• **WORK TO COMPLETE**: Show all lines containing "totals" from the data below.

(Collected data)
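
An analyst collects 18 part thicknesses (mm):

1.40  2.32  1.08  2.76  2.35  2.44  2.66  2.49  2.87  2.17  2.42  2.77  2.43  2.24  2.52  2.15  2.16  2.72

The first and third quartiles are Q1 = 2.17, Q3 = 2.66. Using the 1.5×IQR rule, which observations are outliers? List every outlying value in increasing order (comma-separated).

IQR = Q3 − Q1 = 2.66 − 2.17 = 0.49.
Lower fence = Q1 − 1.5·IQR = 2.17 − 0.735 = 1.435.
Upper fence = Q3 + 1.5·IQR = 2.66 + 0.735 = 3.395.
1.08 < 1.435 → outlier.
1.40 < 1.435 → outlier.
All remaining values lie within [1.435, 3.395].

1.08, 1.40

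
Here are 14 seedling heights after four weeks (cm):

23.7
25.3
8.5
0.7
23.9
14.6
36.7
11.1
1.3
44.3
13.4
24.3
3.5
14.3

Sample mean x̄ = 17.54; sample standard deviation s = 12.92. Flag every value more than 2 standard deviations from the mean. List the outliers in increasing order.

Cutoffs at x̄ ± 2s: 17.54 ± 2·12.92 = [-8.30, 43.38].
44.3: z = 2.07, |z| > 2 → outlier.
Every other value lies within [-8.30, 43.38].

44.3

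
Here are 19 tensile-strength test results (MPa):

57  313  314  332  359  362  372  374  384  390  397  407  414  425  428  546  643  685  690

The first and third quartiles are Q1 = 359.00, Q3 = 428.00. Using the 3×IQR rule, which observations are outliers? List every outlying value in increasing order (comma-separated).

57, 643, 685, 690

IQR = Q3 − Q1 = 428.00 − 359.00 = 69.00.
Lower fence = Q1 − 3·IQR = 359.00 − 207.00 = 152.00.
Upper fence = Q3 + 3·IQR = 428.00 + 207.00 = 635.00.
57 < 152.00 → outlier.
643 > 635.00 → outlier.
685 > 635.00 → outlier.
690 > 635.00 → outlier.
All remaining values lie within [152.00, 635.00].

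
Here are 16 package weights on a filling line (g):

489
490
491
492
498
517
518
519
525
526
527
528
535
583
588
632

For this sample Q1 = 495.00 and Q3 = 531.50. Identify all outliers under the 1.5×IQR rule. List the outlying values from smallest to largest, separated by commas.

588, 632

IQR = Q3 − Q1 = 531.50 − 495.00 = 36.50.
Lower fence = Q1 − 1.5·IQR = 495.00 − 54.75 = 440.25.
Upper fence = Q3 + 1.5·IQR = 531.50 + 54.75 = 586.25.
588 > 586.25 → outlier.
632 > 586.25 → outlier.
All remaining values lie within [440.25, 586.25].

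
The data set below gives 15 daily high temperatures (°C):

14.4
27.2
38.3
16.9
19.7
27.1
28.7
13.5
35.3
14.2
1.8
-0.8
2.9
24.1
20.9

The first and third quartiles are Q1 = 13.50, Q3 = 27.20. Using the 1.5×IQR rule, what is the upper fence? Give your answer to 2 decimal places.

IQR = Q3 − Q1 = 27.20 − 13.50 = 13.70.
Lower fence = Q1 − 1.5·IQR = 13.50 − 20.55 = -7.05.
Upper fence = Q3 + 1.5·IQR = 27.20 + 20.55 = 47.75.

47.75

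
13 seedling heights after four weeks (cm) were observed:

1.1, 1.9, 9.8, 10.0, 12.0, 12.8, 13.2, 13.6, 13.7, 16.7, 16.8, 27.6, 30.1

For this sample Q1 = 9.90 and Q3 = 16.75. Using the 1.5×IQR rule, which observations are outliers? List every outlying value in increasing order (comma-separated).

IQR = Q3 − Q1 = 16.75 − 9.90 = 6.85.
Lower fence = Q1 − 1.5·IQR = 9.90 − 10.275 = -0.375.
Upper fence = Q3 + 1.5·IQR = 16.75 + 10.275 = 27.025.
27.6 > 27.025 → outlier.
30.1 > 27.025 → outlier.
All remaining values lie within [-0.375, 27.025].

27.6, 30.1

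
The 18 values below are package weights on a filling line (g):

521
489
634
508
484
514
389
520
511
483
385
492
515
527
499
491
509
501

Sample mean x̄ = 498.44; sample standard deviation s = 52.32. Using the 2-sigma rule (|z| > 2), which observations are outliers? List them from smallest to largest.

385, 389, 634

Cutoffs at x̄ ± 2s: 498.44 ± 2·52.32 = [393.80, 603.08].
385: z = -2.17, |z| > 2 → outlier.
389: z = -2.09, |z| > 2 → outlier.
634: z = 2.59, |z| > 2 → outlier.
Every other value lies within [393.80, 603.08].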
...
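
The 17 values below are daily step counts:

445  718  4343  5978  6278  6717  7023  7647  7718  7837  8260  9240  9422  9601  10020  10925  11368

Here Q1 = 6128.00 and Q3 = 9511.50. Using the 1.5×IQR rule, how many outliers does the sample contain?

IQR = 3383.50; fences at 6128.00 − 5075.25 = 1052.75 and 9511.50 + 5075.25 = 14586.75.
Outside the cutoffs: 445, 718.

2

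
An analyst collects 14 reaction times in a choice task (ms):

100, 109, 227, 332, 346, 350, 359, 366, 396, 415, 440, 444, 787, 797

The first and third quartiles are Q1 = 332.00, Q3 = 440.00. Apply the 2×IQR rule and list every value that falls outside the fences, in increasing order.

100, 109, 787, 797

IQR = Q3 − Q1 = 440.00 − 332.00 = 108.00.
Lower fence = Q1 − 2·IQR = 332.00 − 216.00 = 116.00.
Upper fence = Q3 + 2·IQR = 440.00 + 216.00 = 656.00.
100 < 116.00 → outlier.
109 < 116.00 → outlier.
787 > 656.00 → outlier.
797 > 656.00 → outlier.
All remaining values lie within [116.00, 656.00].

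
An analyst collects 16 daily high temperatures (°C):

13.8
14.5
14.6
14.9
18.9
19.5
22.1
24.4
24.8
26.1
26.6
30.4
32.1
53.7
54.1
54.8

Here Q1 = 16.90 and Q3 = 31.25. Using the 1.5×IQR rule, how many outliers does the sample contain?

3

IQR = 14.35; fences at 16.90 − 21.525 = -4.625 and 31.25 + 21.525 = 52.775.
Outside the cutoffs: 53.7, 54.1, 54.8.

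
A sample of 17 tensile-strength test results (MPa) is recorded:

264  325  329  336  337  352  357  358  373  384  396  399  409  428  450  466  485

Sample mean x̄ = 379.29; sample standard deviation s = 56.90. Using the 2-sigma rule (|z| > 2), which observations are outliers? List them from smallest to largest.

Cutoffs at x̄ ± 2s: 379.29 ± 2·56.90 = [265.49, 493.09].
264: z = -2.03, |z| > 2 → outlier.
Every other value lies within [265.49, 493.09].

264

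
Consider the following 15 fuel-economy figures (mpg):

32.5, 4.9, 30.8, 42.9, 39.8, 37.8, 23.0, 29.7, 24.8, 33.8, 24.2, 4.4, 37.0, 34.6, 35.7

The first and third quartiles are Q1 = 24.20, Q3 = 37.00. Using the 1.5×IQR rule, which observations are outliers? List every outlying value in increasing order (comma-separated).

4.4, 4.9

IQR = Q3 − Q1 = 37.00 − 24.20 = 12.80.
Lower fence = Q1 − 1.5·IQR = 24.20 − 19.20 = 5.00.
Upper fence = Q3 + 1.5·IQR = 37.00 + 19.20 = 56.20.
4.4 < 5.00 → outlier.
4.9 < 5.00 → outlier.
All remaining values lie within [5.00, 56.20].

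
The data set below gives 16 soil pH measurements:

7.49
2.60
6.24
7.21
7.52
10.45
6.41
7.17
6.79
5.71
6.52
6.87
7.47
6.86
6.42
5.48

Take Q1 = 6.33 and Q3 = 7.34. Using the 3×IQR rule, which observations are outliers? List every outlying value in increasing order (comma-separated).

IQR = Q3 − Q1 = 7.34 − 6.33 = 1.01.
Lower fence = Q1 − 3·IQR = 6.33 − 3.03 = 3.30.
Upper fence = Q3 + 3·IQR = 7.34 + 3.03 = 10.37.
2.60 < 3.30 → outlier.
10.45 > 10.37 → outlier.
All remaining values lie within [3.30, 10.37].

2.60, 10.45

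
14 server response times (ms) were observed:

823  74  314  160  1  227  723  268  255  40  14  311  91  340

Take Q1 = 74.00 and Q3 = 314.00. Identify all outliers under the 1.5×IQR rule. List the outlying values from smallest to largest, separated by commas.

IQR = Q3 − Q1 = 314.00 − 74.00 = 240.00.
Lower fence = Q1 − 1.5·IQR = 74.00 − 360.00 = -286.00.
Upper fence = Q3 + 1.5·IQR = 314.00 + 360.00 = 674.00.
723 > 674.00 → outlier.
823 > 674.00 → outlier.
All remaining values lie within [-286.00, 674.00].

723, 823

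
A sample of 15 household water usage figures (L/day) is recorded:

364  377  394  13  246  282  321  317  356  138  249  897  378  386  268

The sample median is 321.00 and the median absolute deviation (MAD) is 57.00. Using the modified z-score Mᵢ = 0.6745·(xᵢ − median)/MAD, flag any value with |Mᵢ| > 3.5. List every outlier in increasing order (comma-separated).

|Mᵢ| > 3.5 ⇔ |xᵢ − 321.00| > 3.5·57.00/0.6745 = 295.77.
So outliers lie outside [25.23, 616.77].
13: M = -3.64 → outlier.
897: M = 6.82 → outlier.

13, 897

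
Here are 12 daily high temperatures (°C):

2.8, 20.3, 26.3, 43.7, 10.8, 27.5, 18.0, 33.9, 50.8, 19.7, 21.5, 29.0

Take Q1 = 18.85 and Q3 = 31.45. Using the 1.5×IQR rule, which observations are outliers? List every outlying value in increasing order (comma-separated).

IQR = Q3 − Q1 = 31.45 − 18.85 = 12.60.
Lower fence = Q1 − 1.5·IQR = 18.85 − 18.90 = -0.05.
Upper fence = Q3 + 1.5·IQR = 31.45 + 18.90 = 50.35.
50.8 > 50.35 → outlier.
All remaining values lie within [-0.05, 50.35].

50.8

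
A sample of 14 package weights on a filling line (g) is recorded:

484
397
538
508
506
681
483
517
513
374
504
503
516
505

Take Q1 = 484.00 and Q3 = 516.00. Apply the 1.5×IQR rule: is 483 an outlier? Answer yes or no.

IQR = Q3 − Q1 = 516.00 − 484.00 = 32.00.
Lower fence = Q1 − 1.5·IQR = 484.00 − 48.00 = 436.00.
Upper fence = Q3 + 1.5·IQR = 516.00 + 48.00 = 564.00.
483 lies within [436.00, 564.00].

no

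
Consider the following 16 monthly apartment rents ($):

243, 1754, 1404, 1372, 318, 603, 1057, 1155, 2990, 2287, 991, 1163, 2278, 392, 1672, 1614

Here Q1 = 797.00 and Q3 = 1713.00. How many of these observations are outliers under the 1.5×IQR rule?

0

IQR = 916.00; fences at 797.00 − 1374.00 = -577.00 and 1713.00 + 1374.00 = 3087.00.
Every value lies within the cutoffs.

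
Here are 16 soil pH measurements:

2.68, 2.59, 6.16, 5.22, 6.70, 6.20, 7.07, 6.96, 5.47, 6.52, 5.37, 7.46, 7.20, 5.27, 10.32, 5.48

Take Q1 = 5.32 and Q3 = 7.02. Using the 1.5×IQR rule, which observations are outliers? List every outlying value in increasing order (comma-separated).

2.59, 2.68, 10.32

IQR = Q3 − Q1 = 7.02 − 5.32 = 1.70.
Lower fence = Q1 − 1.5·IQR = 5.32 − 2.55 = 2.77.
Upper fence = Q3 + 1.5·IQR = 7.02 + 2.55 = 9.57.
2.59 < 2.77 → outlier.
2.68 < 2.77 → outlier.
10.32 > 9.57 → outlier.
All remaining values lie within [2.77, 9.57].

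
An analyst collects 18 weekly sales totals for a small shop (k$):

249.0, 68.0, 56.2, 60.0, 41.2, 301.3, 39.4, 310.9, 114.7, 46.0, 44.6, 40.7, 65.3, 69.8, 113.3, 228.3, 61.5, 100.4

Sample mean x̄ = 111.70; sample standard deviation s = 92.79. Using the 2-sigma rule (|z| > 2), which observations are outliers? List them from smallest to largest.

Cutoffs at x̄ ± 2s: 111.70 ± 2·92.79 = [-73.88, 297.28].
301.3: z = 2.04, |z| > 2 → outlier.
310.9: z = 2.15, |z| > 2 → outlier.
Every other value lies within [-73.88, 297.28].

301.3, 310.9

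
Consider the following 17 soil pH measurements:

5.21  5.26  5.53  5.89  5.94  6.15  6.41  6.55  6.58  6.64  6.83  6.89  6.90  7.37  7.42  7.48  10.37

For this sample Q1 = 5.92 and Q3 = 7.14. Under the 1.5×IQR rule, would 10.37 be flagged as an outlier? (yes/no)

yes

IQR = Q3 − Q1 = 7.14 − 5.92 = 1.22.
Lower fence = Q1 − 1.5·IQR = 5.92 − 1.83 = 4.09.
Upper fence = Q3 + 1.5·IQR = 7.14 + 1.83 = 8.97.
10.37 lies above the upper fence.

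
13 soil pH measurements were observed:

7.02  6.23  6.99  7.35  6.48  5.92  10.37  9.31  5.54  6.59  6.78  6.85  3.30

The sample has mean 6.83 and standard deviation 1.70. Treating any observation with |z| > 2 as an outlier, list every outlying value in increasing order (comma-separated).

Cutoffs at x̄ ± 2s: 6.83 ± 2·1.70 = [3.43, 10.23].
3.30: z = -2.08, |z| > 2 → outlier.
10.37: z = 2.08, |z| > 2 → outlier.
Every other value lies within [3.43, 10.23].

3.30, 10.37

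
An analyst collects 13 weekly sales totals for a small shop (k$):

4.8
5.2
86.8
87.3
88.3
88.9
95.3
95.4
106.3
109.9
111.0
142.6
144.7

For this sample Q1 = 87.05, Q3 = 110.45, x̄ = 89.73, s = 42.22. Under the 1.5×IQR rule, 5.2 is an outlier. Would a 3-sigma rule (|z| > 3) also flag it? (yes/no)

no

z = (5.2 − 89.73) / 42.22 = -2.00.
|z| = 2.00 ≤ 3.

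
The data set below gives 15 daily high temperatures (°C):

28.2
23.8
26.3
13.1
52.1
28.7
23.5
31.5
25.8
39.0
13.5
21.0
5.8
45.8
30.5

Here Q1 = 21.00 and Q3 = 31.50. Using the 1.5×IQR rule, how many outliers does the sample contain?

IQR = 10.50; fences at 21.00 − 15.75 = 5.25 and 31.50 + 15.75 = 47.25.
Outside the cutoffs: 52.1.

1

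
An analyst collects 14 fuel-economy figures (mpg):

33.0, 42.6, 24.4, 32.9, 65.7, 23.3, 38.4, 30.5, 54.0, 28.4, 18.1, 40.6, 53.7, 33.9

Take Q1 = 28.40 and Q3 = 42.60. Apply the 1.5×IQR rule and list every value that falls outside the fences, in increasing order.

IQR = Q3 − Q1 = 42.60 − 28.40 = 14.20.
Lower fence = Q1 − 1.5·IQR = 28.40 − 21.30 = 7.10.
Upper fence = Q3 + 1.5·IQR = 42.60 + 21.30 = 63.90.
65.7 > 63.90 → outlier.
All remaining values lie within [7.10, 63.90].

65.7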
---
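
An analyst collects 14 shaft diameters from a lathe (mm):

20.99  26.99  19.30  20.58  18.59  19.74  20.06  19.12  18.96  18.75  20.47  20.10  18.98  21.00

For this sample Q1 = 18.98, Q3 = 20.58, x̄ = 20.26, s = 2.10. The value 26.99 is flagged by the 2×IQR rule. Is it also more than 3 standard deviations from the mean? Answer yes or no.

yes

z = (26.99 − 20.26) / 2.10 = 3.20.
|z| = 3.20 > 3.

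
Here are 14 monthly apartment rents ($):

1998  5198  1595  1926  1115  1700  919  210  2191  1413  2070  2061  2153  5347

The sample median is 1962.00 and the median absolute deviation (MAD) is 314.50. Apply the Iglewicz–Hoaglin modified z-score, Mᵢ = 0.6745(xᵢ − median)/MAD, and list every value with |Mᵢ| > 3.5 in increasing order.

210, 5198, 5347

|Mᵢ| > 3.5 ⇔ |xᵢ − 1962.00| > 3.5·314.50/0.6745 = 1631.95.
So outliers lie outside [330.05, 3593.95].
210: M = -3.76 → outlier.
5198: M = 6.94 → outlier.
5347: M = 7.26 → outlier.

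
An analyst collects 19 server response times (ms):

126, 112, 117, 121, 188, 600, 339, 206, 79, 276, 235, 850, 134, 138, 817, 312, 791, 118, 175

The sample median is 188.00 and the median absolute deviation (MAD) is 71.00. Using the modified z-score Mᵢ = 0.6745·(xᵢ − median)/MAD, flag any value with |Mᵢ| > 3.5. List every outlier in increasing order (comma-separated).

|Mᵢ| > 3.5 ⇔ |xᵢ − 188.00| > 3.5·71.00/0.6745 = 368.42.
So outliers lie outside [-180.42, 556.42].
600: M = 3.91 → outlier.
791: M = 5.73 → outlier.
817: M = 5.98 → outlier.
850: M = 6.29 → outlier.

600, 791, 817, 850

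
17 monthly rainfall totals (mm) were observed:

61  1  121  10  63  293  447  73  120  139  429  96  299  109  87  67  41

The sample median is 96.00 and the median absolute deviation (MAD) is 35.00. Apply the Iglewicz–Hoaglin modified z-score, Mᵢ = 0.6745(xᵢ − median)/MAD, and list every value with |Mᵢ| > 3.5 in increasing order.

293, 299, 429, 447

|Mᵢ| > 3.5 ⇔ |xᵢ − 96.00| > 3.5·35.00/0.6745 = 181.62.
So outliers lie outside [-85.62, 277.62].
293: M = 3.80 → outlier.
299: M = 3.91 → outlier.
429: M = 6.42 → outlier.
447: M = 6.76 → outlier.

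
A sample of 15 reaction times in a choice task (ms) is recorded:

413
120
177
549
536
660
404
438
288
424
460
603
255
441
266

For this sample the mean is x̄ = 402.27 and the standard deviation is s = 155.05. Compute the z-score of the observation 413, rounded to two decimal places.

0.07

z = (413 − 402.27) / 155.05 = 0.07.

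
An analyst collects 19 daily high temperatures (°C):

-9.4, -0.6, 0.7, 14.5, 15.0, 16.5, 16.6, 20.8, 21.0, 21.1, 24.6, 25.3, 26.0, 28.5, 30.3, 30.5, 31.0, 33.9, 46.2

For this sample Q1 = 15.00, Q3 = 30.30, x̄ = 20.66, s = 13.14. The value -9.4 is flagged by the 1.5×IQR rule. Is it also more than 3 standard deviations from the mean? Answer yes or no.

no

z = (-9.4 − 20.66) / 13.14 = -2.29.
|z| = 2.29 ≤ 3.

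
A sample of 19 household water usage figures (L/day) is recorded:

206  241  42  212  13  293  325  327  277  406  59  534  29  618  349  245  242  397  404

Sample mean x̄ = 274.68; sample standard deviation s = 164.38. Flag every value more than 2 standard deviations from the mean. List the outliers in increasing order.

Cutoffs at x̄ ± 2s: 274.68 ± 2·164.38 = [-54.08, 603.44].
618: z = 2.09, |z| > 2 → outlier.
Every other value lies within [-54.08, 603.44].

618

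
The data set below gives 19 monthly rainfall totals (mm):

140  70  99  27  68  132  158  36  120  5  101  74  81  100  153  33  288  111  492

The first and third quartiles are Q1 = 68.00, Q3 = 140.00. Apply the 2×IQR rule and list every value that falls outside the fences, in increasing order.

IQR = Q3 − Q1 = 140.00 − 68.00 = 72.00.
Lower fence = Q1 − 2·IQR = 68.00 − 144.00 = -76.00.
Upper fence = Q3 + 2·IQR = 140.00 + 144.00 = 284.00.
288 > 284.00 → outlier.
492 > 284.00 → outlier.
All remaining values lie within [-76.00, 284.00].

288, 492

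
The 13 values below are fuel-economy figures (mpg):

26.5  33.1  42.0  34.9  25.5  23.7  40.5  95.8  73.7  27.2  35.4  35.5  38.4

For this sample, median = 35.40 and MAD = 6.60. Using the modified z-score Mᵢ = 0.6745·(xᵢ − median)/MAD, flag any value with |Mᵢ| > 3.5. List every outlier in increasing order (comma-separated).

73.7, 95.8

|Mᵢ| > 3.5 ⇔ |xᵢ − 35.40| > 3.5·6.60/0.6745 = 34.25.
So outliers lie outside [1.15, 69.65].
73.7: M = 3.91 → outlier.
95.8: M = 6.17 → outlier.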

• **TASK RESULT**:
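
An analyst collects 18 weekly sales totals for a small shop (k$):
An analyst collects 13 weekly sales totals for a small shop (k$):
17 monthly rainfall totals (mm) were observed:
The data set below gives 19 monthly rainfall totals (mm):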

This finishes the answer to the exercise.